> [GOAL OF THE EXERCISE]
Give the records once more, exactly as they stand.

---

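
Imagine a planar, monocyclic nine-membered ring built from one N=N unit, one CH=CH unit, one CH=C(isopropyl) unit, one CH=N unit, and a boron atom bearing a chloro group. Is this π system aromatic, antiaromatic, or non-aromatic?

Antiaromatic

The p orbitals form a continuous loop: each doubly-bonded ring atom is sp² with one p-orbital electron; the doubly-bonded nitrogens are pyridine-type — their lone pairs lie in the ring plane, leaving one electron in the p orbital; the boron has an empty p orbital. The ring is fully conjugated.
π-electron count: 4 × 2 = 8 from the double-bond units + 0 from the B(chloro) atom = 8.
8 = 4(2); a planar, fully conjugated 4n system is antiaromatic.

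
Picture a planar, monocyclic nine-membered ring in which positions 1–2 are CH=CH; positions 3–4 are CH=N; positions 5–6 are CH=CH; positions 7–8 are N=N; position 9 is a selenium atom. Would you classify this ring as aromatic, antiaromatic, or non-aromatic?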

---

> [TASK RESULT]
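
Imagine a planar, monocyclic nine-membered ring built from one N=N unit, one CH=CH unit, one CH=C(isopropyl) unit, one CH=N unit, and a boron atom bearing a chloro group. Is this π system aromatic, antiaromatic, or non-aromatic?

Antiaromatic

The p orbitals form a continuous loop: each doubly-bonded ring atom is sp² with one p-orbital electron; the doubly-bonded nitrogens are pyridine-type — their lone pairs lie in the ring plane, leaving one electron in the p orbital; the boron has an empty p orbital. The ring is fully conjugated.
π-electron count: 4 × 2 = 8 from the double-bond units + 0 from the B(chloro) atom = 8.
8 = 4(2); a planar, fully conjugated 4n system is antiaromatic.

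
Picture a planar, monocyclic nine-membered ring in which positions 1–2 are CH=CH; positions 3–4 are CH=N; positions 5–6 are CH=CH; positions 7–8 are N=N; position 9 is a selenium atom. Would you classify this ring as aromatic, antiaromatic, or non-aromatic?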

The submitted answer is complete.